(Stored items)
• • •
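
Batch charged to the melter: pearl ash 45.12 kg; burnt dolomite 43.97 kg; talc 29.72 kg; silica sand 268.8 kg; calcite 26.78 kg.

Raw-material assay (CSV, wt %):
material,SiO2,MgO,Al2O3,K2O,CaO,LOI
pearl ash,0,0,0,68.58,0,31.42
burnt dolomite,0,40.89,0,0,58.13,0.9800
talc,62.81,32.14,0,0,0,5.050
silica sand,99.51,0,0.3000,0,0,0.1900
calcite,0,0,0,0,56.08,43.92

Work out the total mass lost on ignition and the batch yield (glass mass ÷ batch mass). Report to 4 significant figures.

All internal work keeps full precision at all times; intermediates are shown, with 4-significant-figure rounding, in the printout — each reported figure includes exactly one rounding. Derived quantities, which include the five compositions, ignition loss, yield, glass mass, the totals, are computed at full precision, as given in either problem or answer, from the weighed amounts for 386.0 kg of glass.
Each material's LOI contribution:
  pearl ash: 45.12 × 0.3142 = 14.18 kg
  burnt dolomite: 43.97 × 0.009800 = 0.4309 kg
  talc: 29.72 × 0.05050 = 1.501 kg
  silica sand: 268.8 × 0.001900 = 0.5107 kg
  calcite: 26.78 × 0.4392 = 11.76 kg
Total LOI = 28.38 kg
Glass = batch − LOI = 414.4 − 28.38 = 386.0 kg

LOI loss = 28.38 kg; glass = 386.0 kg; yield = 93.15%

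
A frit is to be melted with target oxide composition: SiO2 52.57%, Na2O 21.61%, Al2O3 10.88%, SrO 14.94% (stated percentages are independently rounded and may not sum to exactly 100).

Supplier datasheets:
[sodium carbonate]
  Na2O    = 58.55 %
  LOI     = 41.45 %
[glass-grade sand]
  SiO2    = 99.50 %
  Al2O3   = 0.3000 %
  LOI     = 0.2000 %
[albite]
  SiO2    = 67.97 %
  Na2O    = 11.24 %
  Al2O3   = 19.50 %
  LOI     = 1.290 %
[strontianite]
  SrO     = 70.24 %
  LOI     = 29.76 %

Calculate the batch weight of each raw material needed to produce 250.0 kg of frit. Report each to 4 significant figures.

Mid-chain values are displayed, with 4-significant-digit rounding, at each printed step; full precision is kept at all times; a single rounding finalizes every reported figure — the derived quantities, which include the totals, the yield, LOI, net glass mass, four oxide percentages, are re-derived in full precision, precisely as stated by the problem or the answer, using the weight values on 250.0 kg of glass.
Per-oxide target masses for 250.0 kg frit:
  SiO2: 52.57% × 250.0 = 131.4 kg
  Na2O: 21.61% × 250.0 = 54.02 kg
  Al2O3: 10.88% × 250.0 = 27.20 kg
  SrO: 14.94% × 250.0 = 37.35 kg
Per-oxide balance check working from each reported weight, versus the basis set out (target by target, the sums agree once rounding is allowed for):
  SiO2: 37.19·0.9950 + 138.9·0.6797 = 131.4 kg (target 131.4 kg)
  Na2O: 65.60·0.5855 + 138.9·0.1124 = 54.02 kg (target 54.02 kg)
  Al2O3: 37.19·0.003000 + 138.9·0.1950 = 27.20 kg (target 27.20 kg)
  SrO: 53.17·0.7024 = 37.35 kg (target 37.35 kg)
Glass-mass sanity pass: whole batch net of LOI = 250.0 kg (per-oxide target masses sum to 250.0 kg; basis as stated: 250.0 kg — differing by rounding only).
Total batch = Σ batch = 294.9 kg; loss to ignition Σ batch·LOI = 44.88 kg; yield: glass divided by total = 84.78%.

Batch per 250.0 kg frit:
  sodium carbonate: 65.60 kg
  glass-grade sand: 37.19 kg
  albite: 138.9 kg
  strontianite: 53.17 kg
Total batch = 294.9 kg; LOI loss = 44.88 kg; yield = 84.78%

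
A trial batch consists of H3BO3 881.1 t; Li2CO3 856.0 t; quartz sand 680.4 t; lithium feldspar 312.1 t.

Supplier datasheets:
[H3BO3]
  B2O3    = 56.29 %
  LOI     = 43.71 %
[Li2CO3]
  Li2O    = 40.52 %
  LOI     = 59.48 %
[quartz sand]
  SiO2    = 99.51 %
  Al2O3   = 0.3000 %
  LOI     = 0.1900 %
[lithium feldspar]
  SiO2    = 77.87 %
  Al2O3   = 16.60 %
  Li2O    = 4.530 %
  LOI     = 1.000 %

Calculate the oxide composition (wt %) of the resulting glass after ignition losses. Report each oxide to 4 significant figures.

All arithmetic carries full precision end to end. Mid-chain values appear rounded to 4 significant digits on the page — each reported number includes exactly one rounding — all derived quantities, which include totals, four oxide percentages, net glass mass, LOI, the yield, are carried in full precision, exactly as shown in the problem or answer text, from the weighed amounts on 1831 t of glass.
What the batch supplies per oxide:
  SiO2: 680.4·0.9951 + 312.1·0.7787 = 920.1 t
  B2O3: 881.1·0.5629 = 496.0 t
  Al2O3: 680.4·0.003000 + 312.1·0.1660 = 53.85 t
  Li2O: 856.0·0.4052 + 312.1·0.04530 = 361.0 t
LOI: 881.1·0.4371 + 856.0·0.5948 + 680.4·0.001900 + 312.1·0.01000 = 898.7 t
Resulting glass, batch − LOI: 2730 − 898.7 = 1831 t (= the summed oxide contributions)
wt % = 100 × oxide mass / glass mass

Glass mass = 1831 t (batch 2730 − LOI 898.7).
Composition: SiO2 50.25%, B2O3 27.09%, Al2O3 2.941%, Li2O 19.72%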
• • •
■ **WORK ITEM**
Track down every line in the entries that includes the string "feldspar", and copy it.

■ **OUTPUT OF THE TASK**
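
A trial batch consists of H3BO3 881.1 t; Li2CO3 856.0 t; quartz sand 680.4 t; lithium feldspar 312.1 t.
[lithium feldspar]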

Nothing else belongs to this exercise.